[Stored data entries]
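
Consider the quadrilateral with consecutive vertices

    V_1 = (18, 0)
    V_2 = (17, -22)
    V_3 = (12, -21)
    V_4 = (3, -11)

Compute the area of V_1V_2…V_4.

V_1→V_2: (18)(-22) − (17)(0) = -396
V_2→V_3: (17)(-21) − (12)(-22) = -93
V_3→V_4: (12)(-11) − (3)(-21) = -69
V_4→V_1: (3)(0) − (18)(-11) = 198
Σ = -360
Area = |Σ|/2 = 180.

180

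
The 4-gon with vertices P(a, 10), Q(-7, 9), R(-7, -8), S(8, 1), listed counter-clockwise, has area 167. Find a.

The doubled signed area Σ (x_i y_{i+1} − x_{i+1} y_i) is linear in a.
With a=0 it equals 326; the coefficient of a is 8 (from the two edges through P).
So 8·a + 326 = 2·167 = 334 ⇒ a = 1.

1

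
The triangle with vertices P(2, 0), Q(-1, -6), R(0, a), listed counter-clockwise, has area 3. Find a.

The doubled signed area Σ (x_i y_{i+1} − x_{i+1} y_i) is linear in a.
With a=0 it equals -12; the coefficient of a is -3 (from the two edges through R).
So -3·a + -12 = 2·3 = 6 ⇒ a = -6.

-6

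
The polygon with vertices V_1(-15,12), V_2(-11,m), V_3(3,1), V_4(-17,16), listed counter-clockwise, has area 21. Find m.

10

Write out the shoelace sum; only the two edges meeting at V_2 involve m:
2·Area = [((-15)·m − (-11)·12) + ((-11)·1 − 3·m)] + 101
       = -18·m + 222 = 42
⇒ m = 10.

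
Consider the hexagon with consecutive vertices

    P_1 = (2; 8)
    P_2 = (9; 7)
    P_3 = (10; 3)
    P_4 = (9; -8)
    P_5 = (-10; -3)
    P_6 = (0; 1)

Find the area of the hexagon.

163.5

P_1→P_2: (2)(7) − (9)(8) = -58
P_2→P_3: (9)(3) − (10)(7) = -43
P_3→P_4: (10)(-8) − (9)(3) = -107
P_4→P_5: (9)(-3) − (-10)(-8) = -107
P_5→P_6: (-10)(1) − (0)(-3) = -10
P_6→P_1: (0)(8) − (2)(1) = -2
Σ = -327
Area = |Σ|/2 = 163.5.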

ASSIGNMENT: Copy from the entries only those lines that hold the word "Consider".

SOLUTION TO THIS TASK:
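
Consider the quadrilateral with consecutive vertices
Consider the hexagon with consecutive vertices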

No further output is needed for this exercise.